■ **The problem**
Please copy out each entry, word for word.

■ **Data listing**

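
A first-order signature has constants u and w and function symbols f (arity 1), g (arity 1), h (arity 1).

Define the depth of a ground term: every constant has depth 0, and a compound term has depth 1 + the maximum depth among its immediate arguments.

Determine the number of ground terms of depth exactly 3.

54

Write N_k for the number of ground terms of depth ≤ k. A term of depth ≤ k is either a constant or a function symbol applied to arguments of depth ≤ k−1, so N_k = 2 + N_{k-1} + N_{k-1} + N_{k-1}.
N_0 = 2
N_1 = 2 + 2 + 2 + 2 = 8
N_2 = 2 + 8 + 8 + 8 = 26
N_3 = 2 + 26 + 26 + 26 = 80
Terms of depth exactly 3: N_3 − N_2 = 80 − 26 = 54.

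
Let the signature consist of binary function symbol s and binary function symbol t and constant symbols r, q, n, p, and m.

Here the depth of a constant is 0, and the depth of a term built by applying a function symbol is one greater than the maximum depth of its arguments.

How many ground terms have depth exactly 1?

50

Write N_k for the number of ground terms of depth ≤ k. A term of depth ≤ k is either a constant or a function symbol applied to arguments of depth ≤ k−1, so N_k = 5 + N_{k-1}^2 + N_{k-1}^2.
N_0 = 5
N_1 = 5 + 5^2 + 5^2 = 55
Terms of depth exactly 1: N_1 − N_0 = 55 − 5 = 50.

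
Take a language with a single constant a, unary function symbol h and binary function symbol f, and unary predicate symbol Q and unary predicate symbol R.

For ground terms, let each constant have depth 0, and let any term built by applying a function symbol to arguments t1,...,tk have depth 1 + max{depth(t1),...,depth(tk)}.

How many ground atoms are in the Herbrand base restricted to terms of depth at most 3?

First count ground terms of depth ≤ 3.
Let N_k = |{terms of depth ≤ k}|. Then N_0 = 1 and N_k = 1 + N_{k-1} + N_{k-1}^2 for k ≥ 1 (one summand per function symbol, arity giving the exponent).
N_0 = 1
N_1 = 1 + 1 + 1^2 = 3
N_2 = 1 + 3 + 3^2 = 13
N_3 = 1 + 13 + 13^2 = 183
So |H| = 183.
Ground atoms are formed by filling each argument slot of a predicate with a term from H, so an r-ary predicate gives |H|^r atoms:
  Q: 183;  R: 183
Total ground atoms: 183 + 183 = 366.

366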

■ **Response below**
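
A first-order signature has constants u and w and function symbols f (arity 1), g (arity 1), h (arity 1).

Define the depth of a ground term: every constant has depth 0, and a compound term has depth 1 + the maximum depth among its immediate arguments.

Determine the number of ground terms of depth exactly 3.

54

Write N_k for the number of ground terms of depth ≤ k. A term of depth ≤ k is either a constant or a function symbol applied to arguments of depth ≤ k−1, so N_k = 2 + N_{k-1} + N_{k-1} + N_{k-1}.
N_0 = 2
N_1 = 2 + 2 + 2 + 2 = 8
N_2 = 2 + 8 + 8 + 8 = 26
N_3 = 2 + 26 + 26 + 26 = 80
Terms of depth exactly 3: N_3 − N_2 = 80 − 26 = 54.

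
Let the signature consist of binary function symbol s and binary function symbol t and constant symbols r, q, n, p, and m.

Here the depth of a constant is 0, and the depth of a term built by applying a function symbol is one greater than the maximum depth of its arguments.

How many ground terms have depth exactly 1?

50

Write N_k for the number of ground terms of depth ≤ k. A term of depth ≤ k is either a constant or a function symbol applied to arguments of depth ≤ k−1, so N_k = 5 + N_{k-1}^2 + N_{k-1}^2.
N_0 = 5
N_1 = 5 + 5^2 + 5^2 = 55
Terms of depth exactly 1: N_1 − N_0 = 55 − 5 = 50.

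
Take a language with a single constant a, unary function symbol h and binary function symbol f, and unary predicate symbol Q and unary predicate symbol R.

For ground terms, let each constant have depth 0, and let any term built by applying a function symbol to arguments t1,...,tk have depth 1 + max{depth(t1),...,depth(tk)}.

How many ground atoms are in the Herbrand base restricted to terms of depth at most 3?

First count ground terms of depth ≤ 3.
Let N_k = |{terms of depth ≤ k}|. Then N_0 = 1 and N_k = 1 + N_{k-1} + N_{k-1}^2 for k ≥ 1 (one summand per function symbol, arity giving the exponent).
N_0 = 1
N_1 = 1 + 1 + 1^2 = 3
N_2 = 1 + 3 + 3^2 = 13
N_3 = 1 + 13 + 13^2 = 183
So |H| = 183.
Ground atoms are formed by filling each argument slot of a predicate with a term from H, so an r-ary predicate gives |H|^r atoms:
  Q: 183;  R: 183
Total ground atoms: 183 + 183 = 366.

366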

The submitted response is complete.